» **HOW TO COMPLETE THIS TASK**:
Report each line of the records below that uses the word "village".

» **DATA EXCERPTS**:
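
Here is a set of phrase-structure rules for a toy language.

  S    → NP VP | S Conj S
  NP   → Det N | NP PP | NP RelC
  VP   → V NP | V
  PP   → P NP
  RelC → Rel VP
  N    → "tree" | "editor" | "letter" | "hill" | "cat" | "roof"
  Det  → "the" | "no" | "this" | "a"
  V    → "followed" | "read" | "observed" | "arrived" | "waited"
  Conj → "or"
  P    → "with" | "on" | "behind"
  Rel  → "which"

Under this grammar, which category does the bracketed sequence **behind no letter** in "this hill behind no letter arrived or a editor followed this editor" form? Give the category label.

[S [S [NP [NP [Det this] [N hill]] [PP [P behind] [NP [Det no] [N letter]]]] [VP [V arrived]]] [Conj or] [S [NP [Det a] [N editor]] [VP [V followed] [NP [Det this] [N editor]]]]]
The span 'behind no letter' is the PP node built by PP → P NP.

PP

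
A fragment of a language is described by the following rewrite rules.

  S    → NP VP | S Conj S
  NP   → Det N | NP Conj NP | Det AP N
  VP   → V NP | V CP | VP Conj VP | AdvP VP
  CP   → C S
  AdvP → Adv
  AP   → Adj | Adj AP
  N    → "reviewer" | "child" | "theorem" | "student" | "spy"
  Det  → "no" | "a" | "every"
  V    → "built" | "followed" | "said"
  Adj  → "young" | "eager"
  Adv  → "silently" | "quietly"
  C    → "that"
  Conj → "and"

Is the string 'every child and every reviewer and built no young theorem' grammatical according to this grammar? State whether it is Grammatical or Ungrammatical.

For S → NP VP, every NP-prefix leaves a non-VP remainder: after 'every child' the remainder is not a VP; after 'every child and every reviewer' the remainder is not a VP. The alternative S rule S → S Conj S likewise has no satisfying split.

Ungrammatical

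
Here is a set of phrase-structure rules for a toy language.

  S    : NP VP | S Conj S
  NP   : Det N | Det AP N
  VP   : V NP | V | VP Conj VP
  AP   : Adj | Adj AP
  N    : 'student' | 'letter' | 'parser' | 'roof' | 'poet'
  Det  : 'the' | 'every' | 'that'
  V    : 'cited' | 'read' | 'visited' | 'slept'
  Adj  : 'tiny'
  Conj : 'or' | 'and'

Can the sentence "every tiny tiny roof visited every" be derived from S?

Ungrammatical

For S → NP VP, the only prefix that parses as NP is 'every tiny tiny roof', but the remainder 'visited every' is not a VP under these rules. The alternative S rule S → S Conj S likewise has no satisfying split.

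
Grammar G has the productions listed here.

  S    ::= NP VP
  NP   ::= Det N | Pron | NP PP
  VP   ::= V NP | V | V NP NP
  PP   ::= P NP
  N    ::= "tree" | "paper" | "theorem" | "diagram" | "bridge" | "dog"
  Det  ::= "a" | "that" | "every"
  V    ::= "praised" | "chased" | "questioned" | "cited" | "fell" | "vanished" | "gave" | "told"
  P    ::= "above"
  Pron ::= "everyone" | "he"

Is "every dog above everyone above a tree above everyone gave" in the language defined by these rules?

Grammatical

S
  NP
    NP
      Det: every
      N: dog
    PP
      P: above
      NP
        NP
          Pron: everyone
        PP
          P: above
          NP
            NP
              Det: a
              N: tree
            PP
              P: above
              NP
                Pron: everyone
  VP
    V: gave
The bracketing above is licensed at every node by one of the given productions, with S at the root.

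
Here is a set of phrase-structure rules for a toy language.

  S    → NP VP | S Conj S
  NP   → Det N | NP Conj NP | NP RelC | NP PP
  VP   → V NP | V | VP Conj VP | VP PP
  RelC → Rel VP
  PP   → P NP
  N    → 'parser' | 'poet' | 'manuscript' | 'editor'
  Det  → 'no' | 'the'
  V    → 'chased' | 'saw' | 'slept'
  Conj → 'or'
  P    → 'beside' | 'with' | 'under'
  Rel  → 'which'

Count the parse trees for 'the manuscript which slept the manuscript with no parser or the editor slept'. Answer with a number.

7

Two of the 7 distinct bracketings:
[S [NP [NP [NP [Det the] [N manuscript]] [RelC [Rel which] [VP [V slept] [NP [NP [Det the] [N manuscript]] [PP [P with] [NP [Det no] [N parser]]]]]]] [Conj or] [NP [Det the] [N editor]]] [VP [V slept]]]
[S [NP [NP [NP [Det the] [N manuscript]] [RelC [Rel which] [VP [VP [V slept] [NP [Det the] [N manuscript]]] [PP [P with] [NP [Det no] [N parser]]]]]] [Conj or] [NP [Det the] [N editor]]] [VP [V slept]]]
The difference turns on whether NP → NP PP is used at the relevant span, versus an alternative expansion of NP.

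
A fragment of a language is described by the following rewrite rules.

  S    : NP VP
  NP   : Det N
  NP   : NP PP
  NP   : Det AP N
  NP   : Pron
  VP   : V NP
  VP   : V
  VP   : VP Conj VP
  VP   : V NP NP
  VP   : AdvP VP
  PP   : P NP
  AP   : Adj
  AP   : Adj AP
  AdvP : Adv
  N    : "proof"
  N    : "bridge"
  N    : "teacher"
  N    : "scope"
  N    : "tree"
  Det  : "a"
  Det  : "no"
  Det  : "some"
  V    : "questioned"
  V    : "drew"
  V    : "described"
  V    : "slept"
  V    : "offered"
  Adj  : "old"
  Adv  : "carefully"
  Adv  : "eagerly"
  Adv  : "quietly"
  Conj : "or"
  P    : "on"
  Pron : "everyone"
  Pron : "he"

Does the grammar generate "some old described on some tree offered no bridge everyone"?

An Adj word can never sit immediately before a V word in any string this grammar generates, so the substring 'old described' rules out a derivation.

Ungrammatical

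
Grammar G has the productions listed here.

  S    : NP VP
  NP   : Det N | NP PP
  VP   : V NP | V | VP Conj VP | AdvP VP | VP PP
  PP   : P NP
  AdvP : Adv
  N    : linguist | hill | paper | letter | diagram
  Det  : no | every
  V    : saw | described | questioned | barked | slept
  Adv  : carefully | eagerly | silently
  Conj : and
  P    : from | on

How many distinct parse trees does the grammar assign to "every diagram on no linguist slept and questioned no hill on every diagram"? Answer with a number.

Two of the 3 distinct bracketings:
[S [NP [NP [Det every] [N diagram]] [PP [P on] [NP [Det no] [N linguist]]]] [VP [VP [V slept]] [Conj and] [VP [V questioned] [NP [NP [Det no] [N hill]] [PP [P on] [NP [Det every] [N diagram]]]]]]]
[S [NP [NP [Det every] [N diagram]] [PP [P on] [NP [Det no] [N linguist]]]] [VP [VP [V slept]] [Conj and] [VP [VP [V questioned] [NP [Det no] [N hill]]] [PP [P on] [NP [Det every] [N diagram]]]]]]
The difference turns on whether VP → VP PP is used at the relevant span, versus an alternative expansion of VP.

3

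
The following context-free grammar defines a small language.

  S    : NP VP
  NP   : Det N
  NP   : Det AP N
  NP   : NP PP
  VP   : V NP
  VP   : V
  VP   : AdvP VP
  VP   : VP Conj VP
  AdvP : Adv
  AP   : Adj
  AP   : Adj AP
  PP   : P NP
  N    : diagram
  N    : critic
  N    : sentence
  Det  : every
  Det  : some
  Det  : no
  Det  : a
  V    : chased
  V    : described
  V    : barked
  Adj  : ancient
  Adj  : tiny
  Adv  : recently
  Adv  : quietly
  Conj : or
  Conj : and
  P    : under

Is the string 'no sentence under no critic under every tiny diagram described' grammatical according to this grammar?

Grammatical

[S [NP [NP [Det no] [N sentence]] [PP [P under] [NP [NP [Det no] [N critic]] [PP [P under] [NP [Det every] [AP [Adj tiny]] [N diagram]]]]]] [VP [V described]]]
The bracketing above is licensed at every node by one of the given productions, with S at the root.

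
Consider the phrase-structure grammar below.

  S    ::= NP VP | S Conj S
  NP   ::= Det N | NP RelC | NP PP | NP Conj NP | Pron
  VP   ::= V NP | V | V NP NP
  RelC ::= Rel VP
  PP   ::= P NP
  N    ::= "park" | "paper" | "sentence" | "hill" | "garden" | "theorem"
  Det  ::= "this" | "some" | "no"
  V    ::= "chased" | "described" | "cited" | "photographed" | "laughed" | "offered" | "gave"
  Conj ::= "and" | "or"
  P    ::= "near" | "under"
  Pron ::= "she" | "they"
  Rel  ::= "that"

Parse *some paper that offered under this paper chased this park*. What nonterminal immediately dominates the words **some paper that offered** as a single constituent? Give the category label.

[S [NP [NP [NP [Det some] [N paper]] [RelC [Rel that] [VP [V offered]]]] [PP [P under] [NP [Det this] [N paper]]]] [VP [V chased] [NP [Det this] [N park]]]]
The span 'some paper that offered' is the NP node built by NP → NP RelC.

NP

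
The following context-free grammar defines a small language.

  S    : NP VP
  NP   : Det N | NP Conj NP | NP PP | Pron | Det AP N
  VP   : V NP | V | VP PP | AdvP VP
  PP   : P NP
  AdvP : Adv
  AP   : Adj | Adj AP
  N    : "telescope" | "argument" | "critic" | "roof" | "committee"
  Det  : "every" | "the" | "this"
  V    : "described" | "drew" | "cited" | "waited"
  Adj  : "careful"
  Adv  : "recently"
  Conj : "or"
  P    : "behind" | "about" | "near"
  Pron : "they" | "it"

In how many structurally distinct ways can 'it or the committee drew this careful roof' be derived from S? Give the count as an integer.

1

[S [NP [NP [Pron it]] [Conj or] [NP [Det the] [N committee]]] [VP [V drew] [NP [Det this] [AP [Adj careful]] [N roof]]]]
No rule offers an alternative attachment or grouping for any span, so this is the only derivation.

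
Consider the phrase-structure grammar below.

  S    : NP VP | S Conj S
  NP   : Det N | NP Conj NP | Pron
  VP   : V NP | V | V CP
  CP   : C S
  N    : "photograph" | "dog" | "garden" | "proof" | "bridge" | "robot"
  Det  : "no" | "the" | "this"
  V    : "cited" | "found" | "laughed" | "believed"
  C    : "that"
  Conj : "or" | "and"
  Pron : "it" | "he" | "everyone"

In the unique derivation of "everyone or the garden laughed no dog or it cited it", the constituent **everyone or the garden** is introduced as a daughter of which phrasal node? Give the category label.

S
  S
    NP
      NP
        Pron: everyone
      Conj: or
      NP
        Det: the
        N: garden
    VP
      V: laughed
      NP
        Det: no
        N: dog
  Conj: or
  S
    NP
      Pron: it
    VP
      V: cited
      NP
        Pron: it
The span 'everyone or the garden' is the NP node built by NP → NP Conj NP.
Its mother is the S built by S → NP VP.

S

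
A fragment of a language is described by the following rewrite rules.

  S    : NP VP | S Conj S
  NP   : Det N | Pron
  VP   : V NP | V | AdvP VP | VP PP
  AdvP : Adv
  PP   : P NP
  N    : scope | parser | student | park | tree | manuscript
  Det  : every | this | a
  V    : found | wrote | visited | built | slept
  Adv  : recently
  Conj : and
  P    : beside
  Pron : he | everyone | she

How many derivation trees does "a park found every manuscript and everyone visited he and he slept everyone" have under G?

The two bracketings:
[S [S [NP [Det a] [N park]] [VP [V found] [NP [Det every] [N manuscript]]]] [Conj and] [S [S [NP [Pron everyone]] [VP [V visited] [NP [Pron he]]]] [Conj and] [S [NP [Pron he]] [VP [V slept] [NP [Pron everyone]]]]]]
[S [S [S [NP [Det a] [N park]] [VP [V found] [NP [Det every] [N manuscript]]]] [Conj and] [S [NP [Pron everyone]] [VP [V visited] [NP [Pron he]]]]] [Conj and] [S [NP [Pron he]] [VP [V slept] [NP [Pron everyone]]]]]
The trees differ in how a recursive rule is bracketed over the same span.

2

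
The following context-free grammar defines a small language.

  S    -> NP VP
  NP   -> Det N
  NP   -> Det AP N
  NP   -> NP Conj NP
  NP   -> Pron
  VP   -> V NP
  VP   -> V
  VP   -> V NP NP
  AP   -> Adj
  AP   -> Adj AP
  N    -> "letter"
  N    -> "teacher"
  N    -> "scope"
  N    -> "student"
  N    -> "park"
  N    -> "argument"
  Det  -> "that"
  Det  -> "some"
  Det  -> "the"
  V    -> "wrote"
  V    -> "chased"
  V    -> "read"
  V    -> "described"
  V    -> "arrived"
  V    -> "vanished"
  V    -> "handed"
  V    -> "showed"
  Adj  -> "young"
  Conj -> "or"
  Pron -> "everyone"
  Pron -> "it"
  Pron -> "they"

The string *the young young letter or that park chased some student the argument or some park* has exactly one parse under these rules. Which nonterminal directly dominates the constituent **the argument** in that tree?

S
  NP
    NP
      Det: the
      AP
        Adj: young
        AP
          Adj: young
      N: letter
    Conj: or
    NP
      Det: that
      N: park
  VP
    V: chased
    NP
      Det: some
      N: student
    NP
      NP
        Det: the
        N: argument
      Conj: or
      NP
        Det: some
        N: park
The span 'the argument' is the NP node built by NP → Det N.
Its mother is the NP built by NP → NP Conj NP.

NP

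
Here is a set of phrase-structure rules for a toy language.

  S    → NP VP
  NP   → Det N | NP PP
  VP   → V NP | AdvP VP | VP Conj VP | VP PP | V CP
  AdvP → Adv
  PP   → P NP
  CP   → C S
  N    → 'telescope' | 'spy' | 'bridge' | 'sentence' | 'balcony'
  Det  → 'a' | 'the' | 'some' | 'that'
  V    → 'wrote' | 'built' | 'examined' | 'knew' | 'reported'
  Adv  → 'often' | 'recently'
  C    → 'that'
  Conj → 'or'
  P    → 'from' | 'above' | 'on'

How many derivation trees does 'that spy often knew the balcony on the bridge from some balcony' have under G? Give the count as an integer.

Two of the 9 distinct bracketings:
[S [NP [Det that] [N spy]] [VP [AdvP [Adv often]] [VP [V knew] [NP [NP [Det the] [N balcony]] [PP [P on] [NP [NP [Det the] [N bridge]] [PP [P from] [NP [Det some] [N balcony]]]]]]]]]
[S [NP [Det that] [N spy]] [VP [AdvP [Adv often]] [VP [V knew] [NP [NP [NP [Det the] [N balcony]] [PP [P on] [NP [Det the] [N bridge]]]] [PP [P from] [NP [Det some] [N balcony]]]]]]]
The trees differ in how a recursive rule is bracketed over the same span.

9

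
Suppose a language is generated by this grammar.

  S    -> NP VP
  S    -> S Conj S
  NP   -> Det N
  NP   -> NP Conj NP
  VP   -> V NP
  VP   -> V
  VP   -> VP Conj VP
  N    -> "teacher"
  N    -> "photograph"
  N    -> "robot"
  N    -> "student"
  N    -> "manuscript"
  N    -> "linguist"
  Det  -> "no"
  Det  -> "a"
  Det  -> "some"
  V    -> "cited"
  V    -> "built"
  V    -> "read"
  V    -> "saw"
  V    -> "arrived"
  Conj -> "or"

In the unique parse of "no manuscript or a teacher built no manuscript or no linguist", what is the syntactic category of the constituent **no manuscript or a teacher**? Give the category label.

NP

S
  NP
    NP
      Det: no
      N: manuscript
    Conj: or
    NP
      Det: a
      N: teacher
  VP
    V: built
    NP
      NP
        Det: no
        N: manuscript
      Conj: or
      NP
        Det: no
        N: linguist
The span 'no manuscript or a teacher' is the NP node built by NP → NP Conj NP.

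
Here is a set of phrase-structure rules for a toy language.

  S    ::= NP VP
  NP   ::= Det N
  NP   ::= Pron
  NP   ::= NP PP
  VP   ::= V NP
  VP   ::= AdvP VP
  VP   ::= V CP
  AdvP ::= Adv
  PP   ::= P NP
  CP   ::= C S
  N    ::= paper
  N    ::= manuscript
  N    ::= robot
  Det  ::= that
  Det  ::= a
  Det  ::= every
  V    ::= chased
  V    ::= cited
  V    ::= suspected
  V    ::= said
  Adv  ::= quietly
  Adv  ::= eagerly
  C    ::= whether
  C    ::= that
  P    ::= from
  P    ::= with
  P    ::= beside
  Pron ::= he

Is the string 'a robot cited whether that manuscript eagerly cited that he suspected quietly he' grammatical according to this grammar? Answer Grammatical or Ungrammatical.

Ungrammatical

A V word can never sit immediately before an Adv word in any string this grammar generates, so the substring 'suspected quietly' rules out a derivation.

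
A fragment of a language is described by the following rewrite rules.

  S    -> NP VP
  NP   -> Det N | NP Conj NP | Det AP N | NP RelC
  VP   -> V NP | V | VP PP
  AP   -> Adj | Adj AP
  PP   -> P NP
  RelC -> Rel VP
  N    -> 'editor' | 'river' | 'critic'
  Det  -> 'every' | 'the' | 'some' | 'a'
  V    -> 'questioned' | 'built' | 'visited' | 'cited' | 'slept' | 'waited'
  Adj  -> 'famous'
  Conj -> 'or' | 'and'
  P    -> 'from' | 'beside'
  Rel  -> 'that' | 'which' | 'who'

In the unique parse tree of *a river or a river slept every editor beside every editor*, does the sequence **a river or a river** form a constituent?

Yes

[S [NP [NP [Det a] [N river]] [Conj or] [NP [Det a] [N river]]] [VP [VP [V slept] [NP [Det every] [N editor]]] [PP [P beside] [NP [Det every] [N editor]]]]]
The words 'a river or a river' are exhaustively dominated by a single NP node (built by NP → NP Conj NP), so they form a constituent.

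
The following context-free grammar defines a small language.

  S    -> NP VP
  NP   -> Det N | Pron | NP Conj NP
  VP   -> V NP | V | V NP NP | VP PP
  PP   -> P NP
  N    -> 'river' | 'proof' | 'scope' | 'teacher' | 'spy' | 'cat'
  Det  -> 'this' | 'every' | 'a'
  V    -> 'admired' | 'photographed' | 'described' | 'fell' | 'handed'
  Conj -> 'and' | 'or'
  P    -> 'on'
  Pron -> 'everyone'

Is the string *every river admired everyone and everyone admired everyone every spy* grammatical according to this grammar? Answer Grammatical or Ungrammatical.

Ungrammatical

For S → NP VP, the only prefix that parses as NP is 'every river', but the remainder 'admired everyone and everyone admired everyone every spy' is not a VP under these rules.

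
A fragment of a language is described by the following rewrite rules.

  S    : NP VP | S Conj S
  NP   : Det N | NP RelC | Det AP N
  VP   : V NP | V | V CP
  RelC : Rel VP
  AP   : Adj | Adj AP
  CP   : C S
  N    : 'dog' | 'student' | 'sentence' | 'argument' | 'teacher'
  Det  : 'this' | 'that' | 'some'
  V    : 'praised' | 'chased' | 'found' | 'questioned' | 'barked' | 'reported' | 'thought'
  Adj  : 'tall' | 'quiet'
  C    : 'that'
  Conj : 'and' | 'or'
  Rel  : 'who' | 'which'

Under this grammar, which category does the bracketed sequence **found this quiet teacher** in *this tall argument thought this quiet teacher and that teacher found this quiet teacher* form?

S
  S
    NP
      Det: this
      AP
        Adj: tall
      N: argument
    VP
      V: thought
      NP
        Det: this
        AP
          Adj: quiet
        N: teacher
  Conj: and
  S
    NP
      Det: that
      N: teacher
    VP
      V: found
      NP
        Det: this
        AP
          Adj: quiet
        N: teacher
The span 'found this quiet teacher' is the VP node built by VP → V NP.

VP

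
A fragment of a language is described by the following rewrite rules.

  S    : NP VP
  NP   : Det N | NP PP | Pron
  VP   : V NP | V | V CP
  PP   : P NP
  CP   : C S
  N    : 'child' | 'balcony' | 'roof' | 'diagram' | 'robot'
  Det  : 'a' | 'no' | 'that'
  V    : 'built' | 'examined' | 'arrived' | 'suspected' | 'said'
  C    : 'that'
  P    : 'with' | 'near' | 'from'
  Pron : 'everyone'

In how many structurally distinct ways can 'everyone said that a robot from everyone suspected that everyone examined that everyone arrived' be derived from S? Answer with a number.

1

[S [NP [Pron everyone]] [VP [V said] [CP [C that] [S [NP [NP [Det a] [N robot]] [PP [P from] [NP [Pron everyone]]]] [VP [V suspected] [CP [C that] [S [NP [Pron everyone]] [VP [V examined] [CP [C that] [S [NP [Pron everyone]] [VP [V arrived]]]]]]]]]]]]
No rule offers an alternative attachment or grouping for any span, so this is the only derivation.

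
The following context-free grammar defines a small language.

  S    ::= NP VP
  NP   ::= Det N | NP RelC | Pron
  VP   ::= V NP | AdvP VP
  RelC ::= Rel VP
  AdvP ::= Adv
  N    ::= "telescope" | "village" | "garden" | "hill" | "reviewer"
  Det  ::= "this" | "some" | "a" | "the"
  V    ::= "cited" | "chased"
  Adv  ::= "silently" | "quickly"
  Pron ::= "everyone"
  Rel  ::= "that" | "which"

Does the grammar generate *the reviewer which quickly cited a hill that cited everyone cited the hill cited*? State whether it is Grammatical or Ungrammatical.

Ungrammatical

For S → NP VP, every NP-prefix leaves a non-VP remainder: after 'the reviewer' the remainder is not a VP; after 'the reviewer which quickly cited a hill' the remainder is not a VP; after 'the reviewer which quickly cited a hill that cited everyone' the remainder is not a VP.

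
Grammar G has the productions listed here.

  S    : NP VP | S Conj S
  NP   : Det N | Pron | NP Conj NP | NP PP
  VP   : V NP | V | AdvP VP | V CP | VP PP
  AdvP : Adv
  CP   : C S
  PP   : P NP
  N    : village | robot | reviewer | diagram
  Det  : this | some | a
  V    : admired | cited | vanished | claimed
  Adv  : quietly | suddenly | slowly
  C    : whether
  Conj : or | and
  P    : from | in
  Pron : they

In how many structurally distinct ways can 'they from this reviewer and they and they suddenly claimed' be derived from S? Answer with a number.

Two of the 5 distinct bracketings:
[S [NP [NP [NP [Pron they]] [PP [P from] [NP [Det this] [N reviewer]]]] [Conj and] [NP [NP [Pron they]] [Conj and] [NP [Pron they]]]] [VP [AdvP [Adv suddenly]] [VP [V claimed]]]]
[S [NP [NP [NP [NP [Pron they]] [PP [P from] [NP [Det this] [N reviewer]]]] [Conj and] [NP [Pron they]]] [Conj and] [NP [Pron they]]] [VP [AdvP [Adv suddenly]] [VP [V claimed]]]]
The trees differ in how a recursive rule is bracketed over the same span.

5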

» **TASK OUTPUT**:
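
  N    ::= "telescope" | "village" | "garden" | "hill" | "reviewer"
  N    : village | robot | reviewer | diagram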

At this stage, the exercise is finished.